Task »
In the material below, find the line with "Let o = -617" and the line with "What is 2098076/2587274", then output those two lines and every line between them, exactly.

Entries supplied »
.....

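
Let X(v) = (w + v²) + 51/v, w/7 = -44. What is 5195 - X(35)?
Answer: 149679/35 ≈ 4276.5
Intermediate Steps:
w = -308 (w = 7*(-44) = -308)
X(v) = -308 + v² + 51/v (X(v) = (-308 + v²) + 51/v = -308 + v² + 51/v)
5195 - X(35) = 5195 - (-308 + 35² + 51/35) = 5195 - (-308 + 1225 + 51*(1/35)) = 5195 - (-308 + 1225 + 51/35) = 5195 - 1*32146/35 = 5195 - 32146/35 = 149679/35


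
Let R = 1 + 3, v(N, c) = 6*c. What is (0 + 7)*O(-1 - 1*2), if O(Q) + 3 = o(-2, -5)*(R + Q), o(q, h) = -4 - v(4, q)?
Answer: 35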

.....

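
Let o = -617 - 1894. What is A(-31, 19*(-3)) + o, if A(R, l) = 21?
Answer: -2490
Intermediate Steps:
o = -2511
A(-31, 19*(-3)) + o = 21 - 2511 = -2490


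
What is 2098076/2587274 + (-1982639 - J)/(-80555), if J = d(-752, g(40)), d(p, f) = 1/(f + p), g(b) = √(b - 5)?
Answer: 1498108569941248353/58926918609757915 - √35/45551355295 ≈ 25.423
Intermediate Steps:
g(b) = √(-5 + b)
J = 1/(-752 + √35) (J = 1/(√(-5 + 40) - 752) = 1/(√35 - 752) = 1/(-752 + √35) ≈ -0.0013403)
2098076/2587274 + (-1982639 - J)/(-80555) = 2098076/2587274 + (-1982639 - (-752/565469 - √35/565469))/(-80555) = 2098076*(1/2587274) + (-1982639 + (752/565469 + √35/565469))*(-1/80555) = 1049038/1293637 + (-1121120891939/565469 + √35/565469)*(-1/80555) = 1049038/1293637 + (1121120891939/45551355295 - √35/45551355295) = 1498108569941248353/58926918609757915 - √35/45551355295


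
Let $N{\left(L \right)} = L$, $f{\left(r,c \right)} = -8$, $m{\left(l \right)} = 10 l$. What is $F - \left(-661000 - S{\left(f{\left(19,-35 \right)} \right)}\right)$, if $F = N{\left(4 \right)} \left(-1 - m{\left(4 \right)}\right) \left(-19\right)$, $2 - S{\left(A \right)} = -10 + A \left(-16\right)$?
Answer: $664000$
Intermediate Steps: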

.....

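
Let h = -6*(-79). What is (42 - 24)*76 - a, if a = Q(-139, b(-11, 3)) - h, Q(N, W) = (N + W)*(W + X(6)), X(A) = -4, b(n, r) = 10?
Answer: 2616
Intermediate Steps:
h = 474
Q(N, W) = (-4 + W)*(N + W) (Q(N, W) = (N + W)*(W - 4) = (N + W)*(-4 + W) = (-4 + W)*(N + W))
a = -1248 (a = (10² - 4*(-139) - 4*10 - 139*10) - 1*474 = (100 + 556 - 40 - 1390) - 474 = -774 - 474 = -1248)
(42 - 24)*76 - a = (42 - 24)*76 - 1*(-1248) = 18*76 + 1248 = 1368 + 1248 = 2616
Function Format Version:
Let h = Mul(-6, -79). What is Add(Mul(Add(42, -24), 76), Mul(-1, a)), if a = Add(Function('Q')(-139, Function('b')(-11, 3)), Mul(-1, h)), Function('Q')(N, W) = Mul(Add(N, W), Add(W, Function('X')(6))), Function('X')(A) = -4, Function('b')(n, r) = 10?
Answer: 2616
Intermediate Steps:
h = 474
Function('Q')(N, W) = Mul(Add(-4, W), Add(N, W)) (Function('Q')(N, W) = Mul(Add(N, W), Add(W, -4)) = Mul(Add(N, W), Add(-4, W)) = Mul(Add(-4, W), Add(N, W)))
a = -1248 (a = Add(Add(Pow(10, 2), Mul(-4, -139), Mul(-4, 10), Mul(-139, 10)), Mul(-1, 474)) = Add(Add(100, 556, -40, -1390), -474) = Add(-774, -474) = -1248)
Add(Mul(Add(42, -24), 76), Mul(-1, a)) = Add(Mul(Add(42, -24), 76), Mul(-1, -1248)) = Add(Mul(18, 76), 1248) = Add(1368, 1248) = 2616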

.....

Exercise answer »
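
Let o = -617 - 1894. What is A(-31, 19*(-3)) + o, if A(R, l) = 21?
Answer: -2490
Intermediate Steps:
o = -2511
A(-31, 19*(-3)) + o = 21 - 2511 = -2490


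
What is 2098076/2587274 + (-1982639 - J)/(-80555), if J = d(-752, g(40)), d(p, f) = 1/(f + p), g(b) = √(b - 5)?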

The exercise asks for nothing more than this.